_Task statement:_ In the entries that follow, find each line with the word "laid" and copy it.

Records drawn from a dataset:
□ □ □ □ □ □ □

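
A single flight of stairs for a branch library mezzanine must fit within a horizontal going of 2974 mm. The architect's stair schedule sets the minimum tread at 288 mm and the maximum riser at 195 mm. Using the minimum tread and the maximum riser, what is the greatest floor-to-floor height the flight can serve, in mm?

Treads that fit: ⌊2974 / 288⌋ = 10.
Risers = treads + 1 = 11.
Maximum height = 11 × 195 = 2145 mm.

2145 mm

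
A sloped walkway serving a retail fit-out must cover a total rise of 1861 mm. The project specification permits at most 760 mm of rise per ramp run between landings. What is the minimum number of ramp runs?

1861 / 760 = 2.45, so 3 ramp runs are needed.

3 runs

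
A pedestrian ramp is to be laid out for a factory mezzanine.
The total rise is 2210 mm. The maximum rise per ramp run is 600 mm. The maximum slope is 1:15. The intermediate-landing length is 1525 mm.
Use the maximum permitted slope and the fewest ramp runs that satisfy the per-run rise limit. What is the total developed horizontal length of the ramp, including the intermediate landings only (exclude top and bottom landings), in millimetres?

37725 mm

At most 600 each: 2210/600 = 3.68, giving 4 ramp runs. That means 3 intermediate landings.
Ramp run (horizontal) at 1:15: 2210 × 15 = 33150 mm.
3 intermediate landings contribute 3 × 1525 = 4575 mm.
Total developed length = 33150 + 4575 = 37725 mm.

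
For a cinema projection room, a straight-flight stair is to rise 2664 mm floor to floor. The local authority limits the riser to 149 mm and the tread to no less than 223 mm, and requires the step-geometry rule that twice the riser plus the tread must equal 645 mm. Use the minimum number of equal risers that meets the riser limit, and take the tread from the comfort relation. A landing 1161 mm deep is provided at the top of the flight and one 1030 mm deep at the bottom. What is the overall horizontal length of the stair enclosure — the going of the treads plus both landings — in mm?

⌈2664/149⌉ = 18 risers.
Each riser is 2664/18 = 148 mm (≤ 149 mm).
From 2R + T = 645: T = 645 − 296 = 349 mm.
18 risers give 17 treads; going = 17 × 349 = 5933 mm.
Enclosure = 5933 + 1161 + 1030 = 8124 mm.

8124 mm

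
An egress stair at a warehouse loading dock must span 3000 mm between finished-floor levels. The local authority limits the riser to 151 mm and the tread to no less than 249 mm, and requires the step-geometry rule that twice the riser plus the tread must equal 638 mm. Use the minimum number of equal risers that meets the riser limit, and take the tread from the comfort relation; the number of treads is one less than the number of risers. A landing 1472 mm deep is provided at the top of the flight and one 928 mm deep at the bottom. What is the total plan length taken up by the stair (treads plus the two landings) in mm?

8822 mm

At most 151 each: 3000/151 = 19.87, giving 20 risers.
Riser R = 3000 / 20 = 150 mm, within the 151 mm limit.
Tread T = 638 − 2 × 150 = 338 mm (≥ 249 mm).
Treads = 20 − 1 = 19; going = 19 × 338 = 6422 mm.
Add landings: 6422 + 1472 + 928 = 8822 mm.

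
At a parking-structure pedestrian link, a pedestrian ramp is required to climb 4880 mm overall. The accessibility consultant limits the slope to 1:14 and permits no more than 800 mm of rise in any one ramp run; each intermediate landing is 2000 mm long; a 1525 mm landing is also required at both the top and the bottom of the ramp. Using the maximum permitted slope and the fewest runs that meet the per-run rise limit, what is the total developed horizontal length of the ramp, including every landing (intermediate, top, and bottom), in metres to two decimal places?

83.37 m

4880 / 800 = 6.10, so 7 ramp runs are needed. That means 6 intermediate landings.
Ramp run (horizontal) at 1:14: 4880 × 14 = 68320 mm.
6 intermediate landings contribute 6 × 2000 = 12000 mm.
Top and bottom landings: 2 × 1525 = 3050 mm.
Total = 68320 + 12000 + 3050 = 83370 mm.
= 83.37 m.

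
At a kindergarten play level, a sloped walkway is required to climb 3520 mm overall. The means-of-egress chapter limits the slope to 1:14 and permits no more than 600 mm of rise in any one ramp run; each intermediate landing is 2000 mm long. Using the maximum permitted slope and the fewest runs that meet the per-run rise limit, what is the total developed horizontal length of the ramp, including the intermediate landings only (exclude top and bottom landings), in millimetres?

At most 600 each: 3520/600 = 5.87, giving 6 ramp runs. That means 5 intermediate landings.
Ramp run (horizontal) at 1:14: 3520 × 14 = 49280 mm.
Intermediate landings: 5 × 2000 = 10000 mm.
Total developed length = 49280 + 10000 = 59280 mm.

59280 mm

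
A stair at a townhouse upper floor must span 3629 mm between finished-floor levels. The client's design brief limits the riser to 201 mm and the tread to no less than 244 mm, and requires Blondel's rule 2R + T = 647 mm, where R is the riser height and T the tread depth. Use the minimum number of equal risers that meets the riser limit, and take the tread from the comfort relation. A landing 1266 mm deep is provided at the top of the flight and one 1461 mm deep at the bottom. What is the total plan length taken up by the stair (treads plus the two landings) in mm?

7497 mm

⌈3629/201⌉ = 19 risers.
R = 3629 ÷ 19 = 191 mm.
From 2R + T = 647: T = 647 − 382 = 265 mm.
Treads = 19 − 1 = 18; going = 18 × 265 = 4770 mm.
Add landings: 4770 + 1266 + 1461 = 7497 mm.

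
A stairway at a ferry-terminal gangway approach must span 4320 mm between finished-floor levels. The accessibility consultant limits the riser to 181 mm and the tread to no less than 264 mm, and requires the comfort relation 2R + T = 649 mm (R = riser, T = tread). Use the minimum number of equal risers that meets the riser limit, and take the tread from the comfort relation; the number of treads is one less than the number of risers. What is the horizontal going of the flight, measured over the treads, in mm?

6647 mm

4320 / 181 = 23.867 → round up to 24 risers.
Riser R = 4320 / 24 = 180 mm, within the 181 mm limit.
T = 649 − 2·180 = 289 mm, which satisfies the 264 mm minimum.
Going = (24 − 1) × 289 = 6647 mm.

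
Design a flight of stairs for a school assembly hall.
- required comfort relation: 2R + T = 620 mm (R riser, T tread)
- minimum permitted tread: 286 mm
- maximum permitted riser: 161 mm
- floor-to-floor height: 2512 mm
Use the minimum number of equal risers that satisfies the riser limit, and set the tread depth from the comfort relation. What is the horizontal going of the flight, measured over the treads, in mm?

2512 / 161 = 15.602 → round up to 16 risers.
Riser R = 2512 / 16 = 157 mm, within the 161 mm limit.
T = 620 − 2·157 = 306 mm, which satisfies the 286 mm minimum.
Going = (16 − 1) × 306 = 4590 mm.

4590 mm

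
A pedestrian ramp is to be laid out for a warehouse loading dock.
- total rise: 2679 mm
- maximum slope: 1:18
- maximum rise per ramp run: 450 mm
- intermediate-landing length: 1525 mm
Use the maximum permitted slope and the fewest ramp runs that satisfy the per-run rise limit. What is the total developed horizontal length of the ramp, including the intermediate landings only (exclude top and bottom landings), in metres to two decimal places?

55.85 m

2679 / 450 = 5.953 → round up to 6 ramp runs. That means 5 intermediate landings.
Horizontal run for 2679 mm of rise at 1:18 is 2679 × 18 = 48222 mm.
5 intermediate landings contribute 5 × 1525 = 7625 mm.
Developed length = 48222 + 7625 = 55847 mm.
= 55.85 m.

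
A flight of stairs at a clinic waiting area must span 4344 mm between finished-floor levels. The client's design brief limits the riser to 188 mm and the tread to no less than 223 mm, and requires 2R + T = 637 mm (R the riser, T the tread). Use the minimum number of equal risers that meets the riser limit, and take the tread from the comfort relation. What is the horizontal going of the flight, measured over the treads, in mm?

4344 / 188 = 23.106 → round up to 24 risers.
R = 4344 ÷ 24 = 181 mm.
Tread T = 637 − 2 × 181 = 275 mm (≥ 223 mm).
Going = (24 − 1) × 275 = 6325 mm.

6325 mm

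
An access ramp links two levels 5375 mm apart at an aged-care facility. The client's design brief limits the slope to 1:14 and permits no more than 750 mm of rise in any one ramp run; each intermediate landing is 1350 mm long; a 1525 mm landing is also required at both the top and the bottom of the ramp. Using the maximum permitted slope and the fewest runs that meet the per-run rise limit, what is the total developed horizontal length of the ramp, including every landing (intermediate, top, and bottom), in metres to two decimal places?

⌈5375/750⌉ = 8 ramp runs. That means 7 intermediate landings.
Ramp run (horizontal) at 1:14: 5375 × 14 = 75250 mm.
Intermediate landings: 7 × 1350 = 9450 mm.
Top and bottom landings: 2 × 1525 = 3050 mm.
Total = 75250 + 9450 + 3050 = 87750 mm.
= 87.75 m.

87.75 m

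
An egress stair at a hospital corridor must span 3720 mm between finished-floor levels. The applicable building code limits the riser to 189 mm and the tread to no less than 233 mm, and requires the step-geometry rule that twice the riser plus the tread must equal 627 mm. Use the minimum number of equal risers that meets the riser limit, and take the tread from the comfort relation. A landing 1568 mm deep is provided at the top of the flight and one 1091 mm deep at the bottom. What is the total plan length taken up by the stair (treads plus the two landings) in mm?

At most 189 each: 3720/189 = 19.68, giving 20 risers.
Riser R = 3720 / 20 = 186 mm, within the 189 mm limit.
T = 627 − 2·186 = 255 mm, which satisfies the 233 mm minimum.
20 risers give 19 treads; going = 19 × 255 = 4845 mm.
Add landings: 4845 + 1568 + 1091 = 7504 mm.

7504 mm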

□ □ □ □ □ □ □

_Reply to the task:_
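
A pedestrian ramp is to be laid out for a factory mezzanine.
A pedestrian ramp is to be laid out for a warehouse loading dock.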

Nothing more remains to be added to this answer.